• [EXERCISE GOAL]
Return each line, exactly as given, from the one containing "Show that x" through the end of the entries below, and skip the rest.
# # # #
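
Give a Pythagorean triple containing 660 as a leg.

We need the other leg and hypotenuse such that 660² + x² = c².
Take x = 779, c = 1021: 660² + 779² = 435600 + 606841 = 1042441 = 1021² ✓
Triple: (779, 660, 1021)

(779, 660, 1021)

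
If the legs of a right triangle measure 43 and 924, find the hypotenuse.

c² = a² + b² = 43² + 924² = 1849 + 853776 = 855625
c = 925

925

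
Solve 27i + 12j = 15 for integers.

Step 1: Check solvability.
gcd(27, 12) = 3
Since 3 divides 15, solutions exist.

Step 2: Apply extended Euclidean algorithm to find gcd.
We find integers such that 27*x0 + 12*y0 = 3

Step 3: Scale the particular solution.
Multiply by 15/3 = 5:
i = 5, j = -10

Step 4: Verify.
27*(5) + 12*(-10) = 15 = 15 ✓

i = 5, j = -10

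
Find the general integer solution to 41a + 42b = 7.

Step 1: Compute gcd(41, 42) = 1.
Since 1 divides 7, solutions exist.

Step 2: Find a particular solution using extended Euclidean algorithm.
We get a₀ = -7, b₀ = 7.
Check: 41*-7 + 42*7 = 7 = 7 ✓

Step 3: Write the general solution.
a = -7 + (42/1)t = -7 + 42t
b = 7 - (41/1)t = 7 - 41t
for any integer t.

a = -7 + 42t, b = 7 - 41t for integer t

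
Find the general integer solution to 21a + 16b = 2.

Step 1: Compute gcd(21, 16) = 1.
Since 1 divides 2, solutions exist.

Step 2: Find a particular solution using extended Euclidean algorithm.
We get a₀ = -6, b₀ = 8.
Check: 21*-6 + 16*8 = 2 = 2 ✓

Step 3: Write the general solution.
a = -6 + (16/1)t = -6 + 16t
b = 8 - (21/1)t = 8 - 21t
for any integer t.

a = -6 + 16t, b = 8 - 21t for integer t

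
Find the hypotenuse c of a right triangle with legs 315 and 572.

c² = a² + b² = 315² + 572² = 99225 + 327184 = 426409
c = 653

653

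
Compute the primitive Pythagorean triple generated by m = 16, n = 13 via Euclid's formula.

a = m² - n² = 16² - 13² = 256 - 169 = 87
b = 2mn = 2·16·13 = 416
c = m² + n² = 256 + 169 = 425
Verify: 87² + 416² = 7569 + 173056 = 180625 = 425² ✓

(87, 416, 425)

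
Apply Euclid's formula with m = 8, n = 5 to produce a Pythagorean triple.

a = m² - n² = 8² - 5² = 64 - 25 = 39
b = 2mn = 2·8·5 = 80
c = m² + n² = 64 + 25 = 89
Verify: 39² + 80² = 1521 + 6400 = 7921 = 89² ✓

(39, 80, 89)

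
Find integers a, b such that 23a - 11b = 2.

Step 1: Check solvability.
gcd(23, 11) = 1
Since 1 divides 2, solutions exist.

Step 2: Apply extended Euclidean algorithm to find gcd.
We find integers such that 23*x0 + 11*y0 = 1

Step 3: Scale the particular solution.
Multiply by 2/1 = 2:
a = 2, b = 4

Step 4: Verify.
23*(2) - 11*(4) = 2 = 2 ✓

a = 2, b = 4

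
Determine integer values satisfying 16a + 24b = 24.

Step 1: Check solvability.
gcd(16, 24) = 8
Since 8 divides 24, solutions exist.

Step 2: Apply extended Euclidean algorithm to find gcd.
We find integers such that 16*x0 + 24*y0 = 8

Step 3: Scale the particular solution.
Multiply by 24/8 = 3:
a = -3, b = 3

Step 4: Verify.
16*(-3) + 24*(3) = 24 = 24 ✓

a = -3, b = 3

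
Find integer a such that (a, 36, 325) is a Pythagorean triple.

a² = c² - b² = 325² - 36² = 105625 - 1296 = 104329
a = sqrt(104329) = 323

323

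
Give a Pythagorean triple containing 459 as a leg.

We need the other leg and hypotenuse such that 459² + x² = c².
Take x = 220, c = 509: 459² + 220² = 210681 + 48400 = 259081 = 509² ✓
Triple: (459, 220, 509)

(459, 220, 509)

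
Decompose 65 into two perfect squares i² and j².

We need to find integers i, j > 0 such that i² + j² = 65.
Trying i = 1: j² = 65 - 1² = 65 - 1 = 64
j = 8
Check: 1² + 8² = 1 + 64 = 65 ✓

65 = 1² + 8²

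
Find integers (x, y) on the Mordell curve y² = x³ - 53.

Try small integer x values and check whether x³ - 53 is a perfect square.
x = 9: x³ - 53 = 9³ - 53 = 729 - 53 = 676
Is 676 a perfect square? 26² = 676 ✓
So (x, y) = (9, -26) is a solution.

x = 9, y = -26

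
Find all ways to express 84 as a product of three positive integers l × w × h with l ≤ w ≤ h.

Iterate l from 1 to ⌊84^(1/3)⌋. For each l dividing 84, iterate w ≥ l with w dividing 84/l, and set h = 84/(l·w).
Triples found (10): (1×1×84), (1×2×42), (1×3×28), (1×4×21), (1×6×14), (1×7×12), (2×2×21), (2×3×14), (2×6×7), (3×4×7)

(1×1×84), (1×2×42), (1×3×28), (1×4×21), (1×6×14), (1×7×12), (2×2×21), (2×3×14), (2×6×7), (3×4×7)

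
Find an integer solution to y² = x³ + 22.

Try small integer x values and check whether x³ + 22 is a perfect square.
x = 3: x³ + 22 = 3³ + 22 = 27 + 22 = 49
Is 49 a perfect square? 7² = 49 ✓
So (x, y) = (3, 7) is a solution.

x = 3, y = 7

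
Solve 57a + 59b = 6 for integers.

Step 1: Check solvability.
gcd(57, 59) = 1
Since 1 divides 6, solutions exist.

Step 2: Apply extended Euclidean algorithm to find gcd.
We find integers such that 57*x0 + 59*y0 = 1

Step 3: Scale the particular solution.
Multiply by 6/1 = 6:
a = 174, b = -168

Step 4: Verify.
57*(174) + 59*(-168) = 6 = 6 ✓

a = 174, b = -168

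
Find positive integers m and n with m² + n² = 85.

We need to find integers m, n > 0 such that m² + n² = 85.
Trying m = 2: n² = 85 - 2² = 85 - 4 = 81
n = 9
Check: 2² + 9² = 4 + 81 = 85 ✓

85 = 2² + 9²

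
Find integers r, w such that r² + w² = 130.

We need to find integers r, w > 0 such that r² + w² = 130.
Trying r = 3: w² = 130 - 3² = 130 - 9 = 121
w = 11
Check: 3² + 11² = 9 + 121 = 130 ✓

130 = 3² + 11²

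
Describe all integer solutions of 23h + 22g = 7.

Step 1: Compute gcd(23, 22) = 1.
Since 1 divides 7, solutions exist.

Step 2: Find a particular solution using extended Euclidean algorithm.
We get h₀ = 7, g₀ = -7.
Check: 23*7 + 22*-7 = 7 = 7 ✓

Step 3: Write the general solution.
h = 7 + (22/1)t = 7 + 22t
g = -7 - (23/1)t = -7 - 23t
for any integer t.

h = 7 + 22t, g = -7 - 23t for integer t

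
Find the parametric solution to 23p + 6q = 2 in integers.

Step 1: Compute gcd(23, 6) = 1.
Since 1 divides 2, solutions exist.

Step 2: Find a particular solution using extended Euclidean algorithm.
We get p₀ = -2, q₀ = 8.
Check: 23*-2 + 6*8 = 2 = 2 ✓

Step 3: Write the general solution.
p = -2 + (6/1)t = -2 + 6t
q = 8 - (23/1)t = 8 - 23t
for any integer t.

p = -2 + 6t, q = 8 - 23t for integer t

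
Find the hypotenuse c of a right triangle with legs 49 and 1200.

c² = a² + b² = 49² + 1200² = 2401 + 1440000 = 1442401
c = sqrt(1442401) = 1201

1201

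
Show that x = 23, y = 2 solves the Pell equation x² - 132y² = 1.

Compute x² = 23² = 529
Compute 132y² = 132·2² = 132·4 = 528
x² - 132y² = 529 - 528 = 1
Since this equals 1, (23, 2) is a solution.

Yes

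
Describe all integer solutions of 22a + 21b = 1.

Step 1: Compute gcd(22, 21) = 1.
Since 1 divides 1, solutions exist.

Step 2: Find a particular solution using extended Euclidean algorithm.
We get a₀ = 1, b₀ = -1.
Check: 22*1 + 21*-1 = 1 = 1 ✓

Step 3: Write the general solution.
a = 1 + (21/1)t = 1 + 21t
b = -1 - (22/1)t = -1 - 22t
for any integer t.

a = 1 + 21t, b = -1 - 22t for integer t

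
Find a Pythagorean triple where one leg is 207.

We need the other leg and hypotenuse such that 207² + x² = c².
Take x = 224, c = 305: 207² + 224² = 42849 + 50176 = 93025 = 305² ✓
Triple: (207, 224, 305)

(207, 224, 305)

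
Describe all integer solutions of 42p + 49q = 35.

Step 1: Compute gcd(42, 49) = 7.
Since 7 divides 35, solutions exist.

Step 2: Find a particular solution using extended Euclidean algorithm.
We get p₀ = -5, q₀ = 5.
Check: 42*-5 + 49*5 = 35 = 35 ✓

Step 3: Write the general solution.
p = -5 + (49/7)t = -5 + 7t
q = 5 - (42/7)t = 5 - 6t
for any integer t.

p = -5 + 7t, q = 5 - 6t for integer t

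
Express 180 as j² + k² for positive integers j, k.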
# # # #
• [EXERCISE SOLUTION]
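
Show that x = 23, y = 2 solves the Pell equation x² - 132y² = 1.

Compute x² = 23² = 529
Compute 132y² = 132·2² = 132·4 = 528
x² - 132y² = 529 - 528 = 1
Since this equals 1, (23, 2) is a solution.

Yes

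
Describe all integer solutions of 22a + 21b = 1.

Step 1: Compute gcd(22, 21) = 1.
Since 1 divides 1, solutions exist.

Step 2: Find a particular solution using extended Euclidean algorithm.
We get a₀ = 1, b₀ = -1.
Check: 22*1 + 21*-1 = 1 = 1 ✓

Step 3: Write the general solution.
a = 1 + (21/1)t = 1 + 21t
b = -1 - (22/1)t = -1 - 22t
for any integer t.

a = 1 + 21t, b = -1 - 22t for integer t

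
Find a Pythagorean triple where one leg is 207.

We need the other leg and hypotenuse such that 207² + x² = c².
Take x = 224, c = 305: 207² + 224² = 42849 + 50176 = 93025 = 305² ✓
Triple: (207, 224, 305)

(207, 224, 305)

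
Describe all integer solutions of 42p + 49q = 35.

Step 1: Compute gcd(42, 49) = 7.
Since 7 divides 35, solutions exist.

Step 2: Find a particular solution using extended Euclidean algorithm.
We get p₀ = -5, q₀ = 5.
Check: 42*-5 + 49*5 = 35 = 35 ✓

Step 3: Write the general solution.
p = -5 + (49/7)t = -5 + 7t
q = 5 - (42/7)t = 5 - 6t
for any integer t.

p = -5 + 7t, q = 5 - 6t for integer t

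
Express 180 as j² + k² for positive integers j, k.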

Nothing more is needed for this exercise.